**What you should do:** Below are the records; copy exactly the stretch from the line containing "with θ∈[0,π] and φ∈[0,2π)." through the line containing "Here l₁=4, l₂=3, l₃=2, m₁=-1, m₂=-1, m₃=2.", both ends included, and nothing else.

**Working data:**
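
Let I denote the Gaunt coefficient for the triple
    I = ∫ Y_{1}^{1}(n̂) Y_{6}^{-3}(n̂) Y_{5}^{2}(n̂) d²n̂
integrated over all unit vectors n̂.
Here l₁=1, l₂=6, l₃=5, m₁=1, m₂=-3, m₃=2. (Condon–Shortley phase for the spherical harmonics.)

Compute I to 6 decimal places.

m-sum 0 ✓  L=12 even ✓  5≤5≤7 ✓
Π(2lᵢ+1) = 3×13×11 = 429
triangle coeff Δ(1,6,5) = 1/858
Σ_t [1,1]: t=1:−1/14400 = -1/14400
(3j)²=6/143 [(1 6 5; 0 0 0)], sign=+1
Σ_t [0,0]: t=0:+1/60480 = 1/60480
(3j)²=6/143 [(1 6 5; 1 -3 2)], sign=-1
⇒ 4πI² = 108/143
I = (-1)√(108/143/(4π)) = -0.24515397

-0.245154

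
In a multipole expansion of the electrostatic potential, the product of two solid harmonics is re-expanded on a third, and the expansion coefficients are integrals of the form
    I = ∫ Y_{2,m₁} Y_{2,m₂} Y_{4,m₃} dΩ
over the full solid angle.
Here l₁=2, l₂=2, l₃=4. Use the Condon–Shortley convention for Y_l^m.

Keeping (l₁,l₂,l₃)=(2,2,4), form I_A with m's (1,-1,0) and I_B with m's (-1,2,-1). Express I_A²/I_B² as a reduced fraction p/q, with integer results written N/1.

Same 2,2,4: normalisation and zero-m 3j drop out of the ratio.
A: Δ: 0! 4! 4! / 9! → 1/630; sum: t=0:+1/36 = 1/36; 3j²(2 2 4; 1 -1 0) = Δ·Π!·Σ² = 8/315  (sign +1)
B: Δ: 0! 4! 4! / 9! → 1/630; sum: t=0:+1/144 = 1/144; 3j²(2 2 4; -1 2 -1) = Δ·Π!·Σ² = 1/126  (sign -1)
I_A²/I_B² = (8/315)/(1/126) = 16/5

16/5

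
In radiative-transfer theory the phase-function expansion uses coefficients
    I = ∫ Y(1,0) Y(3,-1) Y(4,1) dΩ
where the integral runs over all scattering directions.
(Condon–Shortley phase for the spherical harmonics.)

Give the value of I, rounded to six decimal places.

-0.238414

Rules hold: Σm=0, L=8 even, 2≤4≤4.
N = 3·7·9 = 189
Δ = 0!·2!·6!/9! = 1/252
Racah Σ t=0..0: t=0:+1/36 = 1/36
⇒ 3j(1 3 4; 0 0 0)² = 4/63, sgn +1
Racah Σ t=0..0: t=0:+1/48 = 1/48
⇒ 3j(1 3 4; 0 -1 1)² = 5/84, sgn -1
4πI² = N·(3j₀)²·(3jₘ)² = 5/7
I = -1·√(0.714286/4π) = -0.23841361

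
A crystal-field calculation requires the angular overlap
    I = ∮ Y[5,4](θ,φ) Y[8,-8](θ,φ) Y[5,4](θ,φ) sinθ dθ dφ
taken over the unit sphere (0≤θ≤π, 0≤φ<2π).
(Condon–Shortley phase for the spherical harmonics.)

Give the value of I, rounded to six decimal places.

0.219969

m-sum 0 ✓  L=18 even ✓  3≤5≤13 ✓
Π(2lᵢ+1) = 11×17×11 = 2057
triangle coeff Δ(5,8,5) = 1/37413090
Σ_t [3,5]: t=3:−1/1036800 t=4:+1/331776 t=5:−1/1036800 = 1/921600
(3j)²=490/46189 [(5 8 5; 0 0 0)], sign=-1
Σ_t [0,0]: t=0:+1/1625702400 = 1/1625702400
(3j)²=9/323 [(5 8 5; 4 -8 4)], sign=-1
⇒ 4πI² = 48510/79781
I = (+1)√(48510/79781/(4π)) = 0.21996874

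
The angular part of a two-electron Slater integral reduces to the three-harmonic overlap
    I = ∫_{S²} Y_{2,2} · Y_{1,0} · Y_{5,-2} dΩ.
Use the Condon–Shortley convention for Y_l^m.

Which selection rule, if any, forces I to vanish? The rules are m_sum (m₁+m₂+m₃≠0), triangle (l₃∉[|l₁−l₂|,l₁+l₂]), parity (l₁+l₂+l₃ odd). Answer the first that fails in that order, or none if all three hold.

Σmᵢ = 0  ✓
l₃∈[|l₁−l₂|,l₁+l₂]=[1,3], have l₃=5  ✗
Σlᵢ = 8 ⇒ even

triangle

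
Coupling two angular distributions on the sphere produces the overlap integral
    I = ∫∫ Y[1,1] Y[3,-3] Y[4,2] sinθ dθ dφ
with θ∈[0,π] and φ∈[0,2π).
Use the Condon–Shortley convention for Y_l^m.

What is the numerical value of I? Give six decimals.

m-sum 0 ✓  L=8 even ✓  2≤4≤4 ✓
Π(2lᵢ+1) = 3×7×9 = 189
triangle coeff Δ(1,3,4) = 1/252
Σ_t [0,0]: t=0:+1/36 = 1/36
(3j)²=4/63 [(1 3 4; 0 0 0)], sign=+1
Σ_t [0,0]: t=0:+1/1440 = 1/1440
(3j)²=1/252 [(1 3 4; 1 -3 2)], sign=+1
⇒ 4πI² = 1/21
I = (+1)√(1/21/(4π)) = 0.06155813

0.061558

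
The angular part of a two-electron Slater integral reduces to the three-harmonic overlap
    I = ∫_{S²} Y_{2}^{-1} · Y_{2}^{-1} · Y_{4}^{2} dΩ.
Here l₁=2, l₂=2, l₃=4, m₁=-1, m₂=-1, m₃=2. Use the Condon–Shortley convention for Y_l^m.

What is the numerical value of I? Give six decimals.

Checks pass: Σm=0; 8 even; l₃=4∈[0,4].
(2·2+1)(2·2+1)(2·4+1) = 225
Δ: 0! 4! 4! / 9! → 1/630
sum: t=0:+1/16 = 1/16
3j²(2 2 4; 0 0 0) = Δ·Π!·Σ² = 2/35  (sign +1)
sum: t=0:+1/36 = 1/36
3j²(2 2 4; -1 -1 2) = Δ·Π!·Σ² = 4/63  (sign +1)
combine: 4πI² = 225·2/35·4/63 = 40/49
take √, sign +1: I = 0.25487487

0.254875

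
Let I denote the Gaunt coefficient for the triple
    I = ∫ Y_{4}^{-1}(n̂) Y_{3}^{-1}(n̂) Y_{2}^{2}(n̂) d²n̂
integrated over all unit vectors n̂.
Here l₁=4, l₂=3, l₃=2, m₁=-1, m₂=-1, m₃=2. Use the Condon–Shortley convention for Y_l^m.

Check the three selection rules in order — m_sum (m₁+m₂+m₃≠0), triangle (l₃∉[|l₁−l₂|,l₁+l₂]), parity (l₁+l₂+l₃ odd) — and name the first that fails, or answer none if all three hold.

azimuthal sum: -1 − 1 + 2 = 0  ✓
1 ≤ 2 ≤ 7 (triangle on l)  ✓
L = 4 + 3 + 2 = 9 (odd)  ✗

parity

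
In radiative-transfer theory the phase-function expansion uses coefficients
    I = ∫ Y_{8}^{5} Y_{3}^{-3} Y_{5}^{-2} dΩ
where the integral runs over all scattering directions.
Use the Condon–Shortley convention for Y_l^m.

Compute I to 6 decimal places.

-0.173916

m-sum 0 ✓  L=16 even ✓  5≤5≤11 ✓
Π(2lᵢ+1) = 17×7×11 = 1309
triangle coeff Δ(8,3,5) = 1/136136
Σ_t [3,3]: t=3:−1/518400 = -1/518400
(3j)²=56/2431 [(8 3 5; 0 0 0)], sign=+1
Σ_t [0,0]: t=0:+1/21772800 = 1/21772800
(3j)²=3/238 [(8 3 5; 5 -3 -2)], sign=-1
⇒ 4πI² = 84/221
I = (-1)√(84/221/(4π)) = -0.17391561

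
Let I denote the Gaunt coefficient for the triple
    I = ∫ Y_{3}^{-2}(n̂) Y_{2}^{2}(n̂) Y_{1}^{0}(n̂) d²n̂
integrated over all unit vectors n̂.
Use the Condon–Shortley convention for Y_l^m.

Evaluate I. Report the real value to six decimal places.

0.184674

m-sum 0 ✓  L=6 even ✓  1≤1≤5 ✓
Π(2lᵢ+1) = 7×5×3 = 105
triangle coeff Δ(3,2,1) = 1/105
Σ_t [2,2]: t=2:+1/4 = 1/4
(3j)²=3/35 [(3 2 1; 0 0 0)], sign=-1
Σ_t [4,4]: t=4:+1/24 = 1/24
(3j)²=1/21 [(3 2 1; -2 2 0)], sign=-1
⇒ 4πI² = 3/7
I = (+1)√(3/7/(4π)) = 0.18467439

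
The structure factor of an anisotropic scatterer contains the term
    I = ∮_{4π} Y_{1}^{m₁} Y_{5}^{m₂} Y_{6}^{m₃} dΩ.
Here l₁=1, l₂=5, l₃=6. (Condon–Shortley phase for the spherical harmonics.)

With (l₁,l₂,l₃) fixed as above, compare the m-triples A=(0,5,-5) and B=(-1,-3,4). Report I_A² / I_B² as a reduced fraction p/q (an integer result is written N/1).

l's match ⇒ only the (l;m) 3-j factors differ between A and B.
A: triangle coeff Δ(1,5,6) = 1/858; Σ_t [0,0]: t=0:+1/3628800 = 1/3628800; (3j)²=1/78 [(1 5 6; 0 5 -5)], sign=-1
B: triangle coeff Δ(1,5,6) = 1/858; Σ_t [0,0]: t=0:+1/161280 = 1/161280; (3j)²=15/286 [(1 5 6; -1 -3 4)], sign=+1
I_A²/I_B² = (1/78)/(15/286) = 11/45

11/45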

**Response box:**
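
with θ∈[0,π] and φ∈[0,2π).
Use the Condon–Shortley convention for Y_l^m.

What is the numerical value of I? Give six decimals.

m-sum 0 ✓  L=8 even ✓  2≤4≤4 ✓
Π(2lᵢ+1) = 3×7×9 = 189
triangle coeff Δ(1,3,4) = 1/252
Σ_t [0,0]: t=0:+1/36 = 1/36
(3j)²=4/63 [(1 3 4; 0 0 0)], sign=+1
Σ_t [0,0]: t=0:+1/1440 = 1/1440
(3j)²=1/252 [(1 3 4; 1 -3 2)], sign=+1
⇒ 4πI² = 1/21
I = (+1)√(1/21/(4π)) = 0.06155813

0.061558

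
The angular part of a two-electron Slater integral reduces to the three-harmonic overlap
    I = ∫_{S²} Y_{2}^{-1} · Y_{2}^{-1} · Y_{4}^{2} dΩ.
Here l₁=2, l₂=2, l₃=4, m₁=-1, m₂=-1, m₃=2. Use the Condon–Shortley convention for Y_l^m.

What is the numerical value of I? Give six decimals.

Checks pass: Σm=0; 8 even; l₃=4∈[0,4].
(2·2+1)(2·2+1)(2·4+1) = 225
Δ: 0! 4! 4! / 9! → 1/630
sum: t=0:+1/16 = 1/16
3j²(2 2 4; 0 0 0) = Δ·Π!·Σ² = 2/35  (sign +1)
sum: t=0:+1/36 = 1/36
3j²(2 2 4; -1 -1 2) = Δ·Π!·Σ² = 4/63  (sign +1)
combine: 4πI² = 225·2/35·4/63 = 40/49
take √, sign +1: I = 0.25487487

0.254875

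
Let I denote the Gaunt coefficient for the triple
    I = ∫ Y_{4}^{-1}(n̂) Y_{3}^{-1}(n̂) Y_{2}^{2}(n̂) d²n̂
integrated over all unit vectors n̂.
Here l₁=4, l₂=3, l₃=2, m₁=-1, m₂=-1, m₃=2. Use the Condon–Shortley convention for Y_l^m.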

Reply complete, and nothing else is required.